TASK DIRECTIONS: Which lines run from the one containing "What is the" through the end of the material? Transcribe them word for word, and only them.

*** INFORMATION Section Begins ***

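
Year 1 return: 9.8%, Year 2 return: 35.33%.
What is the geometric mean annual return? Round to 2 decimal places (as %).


Formula: Geometric mean = ((1+r1)*(1+r2))^(1/2) - 1
Product: (1 + 0.098) * (1 + 0.3533) = 1.098 * 1.3533 = 1.485923
Square root: 1.485923^0.5 = 1.218985
Geometric mean = 1.218985 - 1 = 0.218985
As percentage: 21.90%

21.90%


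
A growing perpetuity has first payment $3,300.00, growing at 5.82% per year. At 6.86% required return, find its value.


Formula: PV = C / (r - g)
Spread: r - g = 0.0686 - 0.0582 = 0.0104
Substituting: PV = $3,300.00 / 0.0104
PV = $317,307.69

$317,307.69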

*** INFORMATION Section Ends ***

REPLY TO THE EXERCISE:
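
What is the geometric mean annual return? Round to 2 decimal places (as %).


Formula: Geometric mean = ((1+r1)*(1+r2))^(1/2) - 1
Product: (1 + 0.098) * (1 + 0.3533) = 1.098 * 1.3533 = 1.485923
Square root: 1.485923^0.5 = 1.218985
Geometric mean = 1.218985 - 1 = 0.218985
As percentage: 21.90%

21.90%


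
A growing perpetuity has first payment $3,300.00, growing at 5.82% per year. At 6.86% required return, find its value.


Formula: PV = C / (r - g)
Spread: r - g = 0.0686 - 0.0582 = 0.0104
Substituting: PV = $3,300.00 / 0.0104
PV = $317,307.69

$317,307.69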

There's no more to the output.